▶ **Directions**:
Go through the data below and return each line where the string "friction" occurs.

-=-=-=-=-

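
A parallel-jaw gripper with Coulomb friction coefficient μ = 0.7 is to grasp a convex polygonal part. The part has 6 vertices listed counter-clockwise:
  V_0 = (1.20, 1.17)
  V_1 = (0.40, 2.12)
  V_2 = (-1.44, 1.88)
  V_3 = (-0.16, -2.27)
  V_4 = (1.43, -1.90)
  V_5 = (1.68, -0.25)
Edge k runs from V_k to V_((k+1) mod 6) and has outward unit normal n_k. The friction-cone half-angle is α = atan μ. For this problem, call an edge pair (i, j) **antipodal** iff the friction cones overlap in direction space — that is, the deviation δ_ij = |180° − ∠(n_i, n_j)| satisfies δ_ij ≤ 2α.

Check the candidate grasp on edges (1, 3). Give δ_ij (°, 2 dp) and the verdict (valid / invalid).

α = atan 0.7 = 34.99°;  2α = 69.98°
edge 1: e_1 = (-1.84, -0.24);  n_1 = (-0.1293, +0.9916)
edge 3: e_3 = (+1.59, +0.37);  n_3 = (+0.2266, -0.9740)
∠(n_1, n_3) = 174.33°
δ = |180° − 174.33°| = 5.67°
5.67° ≤ 2α = 69.98°  →  valid

δ = 5.67°, valid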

-=-=-=-=-

▶ **Exercise answer**:
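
A parallel-jaw gripper with Coulomb friction coefficient μ = 0.7 is to grasp a convex polygonal part. The part has 6 vertices listed counter-clockwise:
Edge k runs from V_k to V_((k+1) mod 6) and has outward unit normal n_k. The friction-cone half-angle is α = atan μ. For this problem, call an edge pair (i, j) **antipodal** iff the friction cones overlap in direction space — that is, the deviation δ_ij = |180° − ∠(n_i, n_j)| satisfies δ_ij ≤ 2α.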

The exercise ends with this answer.